YOUR ASSIGNMENT -
Beneath this instruction is a listing. Transcribe from it only the stretch from the line with "Apply SWAP between qubits 0" through the line with "After each gate, write the resulting state.", both end lines included, exactly as written.

_ _ _ _ _ _ _

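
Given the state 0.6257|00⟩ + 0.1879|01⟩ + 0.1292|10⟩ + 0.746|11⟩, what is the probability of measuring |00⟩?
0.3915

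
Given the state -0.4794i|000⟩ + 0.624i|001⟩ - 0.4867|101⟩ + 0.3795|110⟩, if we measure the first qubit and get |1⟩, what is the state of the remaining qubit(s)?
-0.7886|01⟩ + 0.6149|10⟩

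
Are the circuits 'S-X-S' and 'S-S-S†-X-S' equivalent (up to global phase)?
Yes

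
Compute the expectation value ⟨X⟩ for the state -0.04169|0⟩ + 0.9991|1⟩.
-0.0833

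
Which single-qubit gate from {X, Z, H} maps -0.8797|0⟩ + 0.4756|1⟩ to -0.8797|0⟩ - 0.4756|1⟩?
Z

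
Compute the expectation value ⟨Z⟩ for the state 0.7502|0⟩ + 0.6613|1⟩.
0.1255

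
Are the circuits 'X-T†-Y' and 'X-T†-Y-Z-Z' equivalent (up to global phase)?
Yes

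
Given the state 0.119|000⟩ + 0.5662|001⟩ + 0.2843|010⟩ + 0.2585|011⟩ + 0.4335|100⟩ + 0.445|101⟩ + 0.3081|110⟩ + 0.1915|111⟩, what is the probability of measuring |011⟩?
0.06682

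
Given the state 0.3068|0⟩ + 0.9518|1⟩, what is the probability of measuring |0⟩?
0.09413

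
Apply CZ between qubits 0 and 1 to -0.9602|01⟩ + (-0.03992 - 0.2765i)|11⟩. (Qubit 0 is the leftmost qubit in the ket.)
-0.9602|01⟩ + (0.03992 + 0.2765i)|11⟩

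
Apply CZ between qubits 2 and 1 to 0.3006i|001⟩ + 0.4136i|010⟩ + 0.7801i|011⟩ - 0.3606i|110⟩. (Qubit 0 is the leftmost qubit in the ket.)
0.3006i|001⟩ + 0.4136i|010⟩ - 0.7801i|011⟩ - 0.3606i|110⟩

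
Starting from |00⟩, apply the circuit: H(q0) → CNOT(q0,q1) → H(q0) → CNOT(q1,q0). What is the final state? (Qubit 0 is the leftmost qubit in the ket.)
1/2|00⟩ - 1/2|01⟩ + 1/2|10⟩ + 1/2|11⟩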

_ _ _ _ _ _ _

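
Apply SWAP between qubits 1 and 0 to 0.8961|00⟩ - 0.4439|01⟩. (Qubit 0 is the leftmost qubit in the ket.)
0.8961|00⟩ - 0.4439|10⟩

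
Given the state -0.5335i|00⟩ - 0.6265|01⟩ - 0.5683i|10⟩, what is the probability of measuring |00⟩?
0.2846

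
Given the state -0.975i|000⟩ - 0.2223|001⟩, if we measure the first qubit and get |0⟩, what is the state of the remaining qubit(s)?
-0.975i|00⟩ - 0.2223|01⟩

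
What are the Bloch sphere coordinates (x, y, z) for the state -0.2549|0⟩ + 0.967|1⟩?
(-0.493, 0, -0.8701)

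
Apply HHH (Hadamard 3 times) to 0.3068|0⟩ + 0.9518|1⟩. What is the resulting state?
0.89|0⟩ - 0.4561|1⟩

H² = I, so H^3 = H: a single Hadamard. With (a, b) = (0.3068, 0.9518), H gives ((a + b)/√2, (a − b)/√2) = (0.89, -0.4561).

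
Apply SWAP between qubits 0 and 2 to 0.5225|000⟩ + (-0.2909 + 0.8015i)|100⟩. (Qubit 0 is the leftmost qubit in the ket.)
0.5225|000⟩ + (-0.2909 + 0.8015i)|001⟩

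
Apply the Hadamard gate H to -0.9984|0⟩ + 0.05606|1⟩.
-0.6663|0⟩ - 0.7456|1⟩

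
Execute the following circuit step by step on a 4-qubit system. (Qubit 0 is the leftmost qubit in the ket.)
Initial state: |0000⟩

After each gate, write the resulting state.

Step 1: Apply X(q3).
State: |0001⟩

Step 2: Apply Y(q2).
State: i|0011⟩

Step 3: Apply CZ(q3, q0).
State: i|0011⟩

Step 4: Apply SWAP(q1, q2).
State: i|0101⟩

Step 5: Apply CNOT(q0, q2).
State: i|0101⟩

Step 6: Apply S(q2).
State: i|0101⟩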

_ _ _ _ _ _ _

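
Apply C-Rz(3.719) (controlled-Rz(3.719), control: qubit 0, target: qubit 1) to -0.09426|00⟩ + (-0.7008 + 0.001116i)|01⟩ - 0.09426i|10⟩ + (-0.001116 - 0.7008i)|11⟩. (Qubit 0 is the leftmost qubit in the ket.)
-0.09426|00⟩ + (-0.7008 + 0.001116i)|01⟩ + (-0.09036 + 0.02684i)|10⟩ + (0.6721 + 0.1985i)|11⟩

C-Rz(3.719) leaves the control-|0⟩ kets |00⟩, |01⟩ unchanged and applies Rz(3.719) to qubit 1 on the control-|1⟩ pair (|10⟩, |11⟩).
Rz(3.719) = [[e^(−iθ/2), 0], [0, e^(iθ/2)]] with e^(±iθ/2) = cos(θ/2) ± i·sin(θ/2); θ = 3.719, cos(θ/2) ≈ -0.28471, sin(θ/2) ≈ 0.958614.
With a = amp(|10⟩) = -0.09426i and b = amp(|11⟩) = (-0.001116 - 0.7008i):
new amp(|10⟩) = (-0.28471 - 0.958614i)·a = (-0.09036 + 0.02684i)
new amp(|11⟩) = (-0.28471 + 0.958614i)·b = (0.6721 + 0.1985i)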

_ _ _ _ _ _ _

ANSWER AREA -
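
Apply SWAP between qubits 0 and 2 to 0.5225|000⟩ + (-0.2909 + 0.8015i)|100⟩. (Qubit 0 is the leftmost qubit in the ket.)
0.5225|000⟩ + (-0.2909 + 0.8015i)|001⟩

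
Apply the Hadamard gate H to -0.9984|0⟩ + 0.05606|1⟩.
-0.6663|0⟩ - 0.7456|1⟩

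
Execute the following circuit step by step on a 4-qubit system. (Qubit 0 is the leftmost qubit in the ket.)
Initial state: |0000⟩

After each gate, write the resulting state.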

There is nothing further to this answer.